<<<<
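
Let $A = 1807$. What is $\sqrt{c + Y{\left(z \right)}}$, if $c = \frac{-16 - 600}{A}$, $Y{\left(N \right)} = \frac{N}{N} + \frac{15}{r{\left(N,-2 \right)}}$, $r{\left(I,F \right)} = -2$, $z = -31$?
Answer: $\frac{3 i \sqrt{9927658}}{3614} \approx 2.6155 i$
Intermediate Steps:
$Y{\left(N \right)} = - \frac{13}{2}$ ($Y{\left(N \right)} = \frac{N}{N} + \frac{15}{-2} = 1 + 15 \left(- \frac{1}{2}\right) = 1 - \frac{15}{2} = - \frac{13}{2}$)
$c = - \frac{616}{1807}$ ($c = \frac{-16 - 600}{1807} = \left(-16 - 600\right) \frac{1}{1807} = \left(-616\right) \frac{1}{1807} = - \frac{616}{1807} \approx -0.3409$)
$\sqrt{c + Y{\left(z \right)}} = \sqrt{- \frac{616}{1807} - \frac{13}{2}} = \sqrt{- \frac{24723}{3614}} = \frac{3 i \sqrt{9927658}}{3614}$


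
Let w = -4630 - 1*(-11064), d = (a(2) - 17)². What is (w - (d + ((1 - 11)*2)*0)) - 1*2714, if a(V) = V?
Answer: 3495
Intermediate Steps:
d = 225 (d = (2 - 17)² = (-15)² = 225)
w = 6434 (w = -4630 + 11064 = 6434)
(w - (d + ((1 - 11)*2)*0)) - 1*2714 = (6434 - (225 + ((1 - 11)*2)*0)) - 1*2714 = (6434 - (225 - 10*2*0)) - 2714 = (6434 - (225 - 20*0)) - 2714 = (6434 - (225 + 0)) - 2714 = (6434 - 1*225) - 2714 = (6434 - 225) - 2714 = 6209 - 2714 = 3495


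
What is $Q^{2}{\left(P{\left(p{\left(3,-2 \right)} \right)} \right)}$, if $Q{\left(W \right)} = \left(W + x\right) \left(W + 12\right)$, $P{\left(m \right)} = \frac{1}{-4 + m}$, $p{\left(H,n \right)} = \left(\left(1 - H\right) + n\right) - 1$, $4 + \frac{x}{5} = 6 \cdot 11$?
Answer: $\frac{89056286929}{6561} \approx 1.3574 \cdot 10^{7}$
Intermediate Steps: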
>>>>
<<<<
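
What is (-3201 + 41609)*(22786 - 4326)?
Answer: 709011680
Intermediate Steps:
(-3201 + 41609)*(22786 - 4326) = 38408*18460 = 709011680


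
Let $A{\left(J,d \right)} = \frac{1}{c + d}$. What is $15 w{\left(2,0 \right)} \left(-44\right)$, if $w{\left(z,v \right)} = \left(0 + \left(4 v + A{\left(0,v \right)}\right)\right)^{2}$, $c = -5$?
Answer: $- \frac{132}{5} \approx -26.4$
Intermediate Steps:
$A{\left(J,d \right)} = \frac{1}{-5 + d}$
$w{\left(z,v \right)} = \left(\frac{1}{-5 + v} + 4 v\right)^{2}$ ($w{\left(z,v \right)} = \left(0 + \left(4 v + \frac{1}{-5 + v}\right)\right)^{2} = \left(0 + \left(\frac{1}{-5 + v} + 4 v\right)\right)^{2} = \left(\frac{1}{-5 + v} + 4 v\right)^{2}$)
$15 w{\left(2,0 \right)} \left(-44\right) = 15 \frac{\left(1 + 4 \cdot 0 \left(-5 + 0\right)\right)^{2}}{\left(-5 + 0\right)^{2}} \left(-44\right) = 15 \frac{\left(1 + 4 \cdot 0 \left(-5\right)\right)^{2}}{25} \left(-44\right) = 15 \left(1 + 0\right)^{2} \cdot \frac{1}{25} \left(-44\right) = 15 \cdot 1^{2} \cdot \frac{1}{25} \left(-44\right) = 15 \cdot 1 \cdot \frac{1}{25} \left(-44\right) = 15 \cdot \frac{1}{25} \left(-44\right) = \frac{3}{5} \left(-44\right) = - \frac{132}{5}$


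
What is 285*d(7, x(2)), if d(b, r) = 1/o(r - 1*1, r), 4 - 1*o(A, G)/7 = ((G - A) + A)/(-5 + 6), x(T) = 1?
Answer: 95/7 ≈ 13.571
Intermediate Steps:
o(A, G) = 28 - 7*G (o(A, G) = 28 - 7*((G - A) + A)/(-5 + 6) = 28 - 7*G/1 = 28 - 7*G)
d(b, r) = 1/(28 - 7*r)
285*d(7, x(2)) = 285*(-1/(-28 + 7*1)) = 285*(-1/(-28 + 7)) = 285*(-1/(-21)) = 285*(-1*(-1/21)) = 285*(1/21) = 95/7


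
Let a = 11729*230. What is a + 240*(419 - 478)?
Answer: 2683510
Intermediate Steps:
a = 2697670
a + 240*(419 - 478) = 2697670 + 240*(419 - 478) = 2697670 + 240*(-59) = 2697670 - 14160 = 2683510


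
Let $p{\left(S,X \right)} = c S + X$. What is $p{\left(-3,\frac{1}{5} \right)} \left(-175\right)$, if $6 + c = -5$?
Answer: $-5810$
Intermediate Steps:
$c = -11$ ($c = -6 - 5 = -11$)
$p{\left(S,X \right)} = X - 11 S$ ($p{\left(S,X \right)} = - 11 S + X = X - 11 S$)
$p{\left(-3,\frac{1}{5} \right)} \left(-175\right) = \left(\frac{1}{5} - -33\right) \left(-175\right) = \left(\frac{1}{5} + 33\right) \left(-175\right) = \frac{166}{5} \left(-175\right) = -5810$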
>>>>
<<<<
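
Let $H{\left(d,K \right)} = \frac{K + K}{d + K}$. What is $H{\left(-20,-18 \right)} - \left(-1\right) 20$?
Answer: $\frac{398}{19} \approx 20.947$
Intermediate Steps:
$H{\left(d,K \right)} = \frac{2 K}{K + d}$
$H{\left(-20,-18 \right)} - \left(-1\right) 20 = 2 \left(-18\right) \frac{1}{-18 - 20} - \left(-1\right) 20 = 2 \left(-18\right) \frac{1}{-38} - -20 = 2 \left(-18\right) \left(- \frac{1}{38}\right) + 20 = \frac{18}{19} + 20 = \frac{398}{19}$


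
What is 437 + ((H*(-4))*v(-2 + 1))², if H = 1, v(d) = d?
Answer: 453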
>>>>
** DIRECTIONS **
Copy out every line of the listing that contains the string "Answer".

** REPLY **
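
Answer: $\frac{3 i \sqrt{9927658}}{3614} \approx 2.6155 i$
Answer: 3495
Answer: $\frac{89056286929}{6561} \approx 1.3574 \cdot 10^{7}$
Answer: 709011680
Answer: $- \frac{132}{5} \approx -26.4$
Answer: 95/7 ≈ 13.571
Answer: 2683510
Answer: $-5810$
Answer: $\frac{398}{19} \approx 20.947$
Answer: 453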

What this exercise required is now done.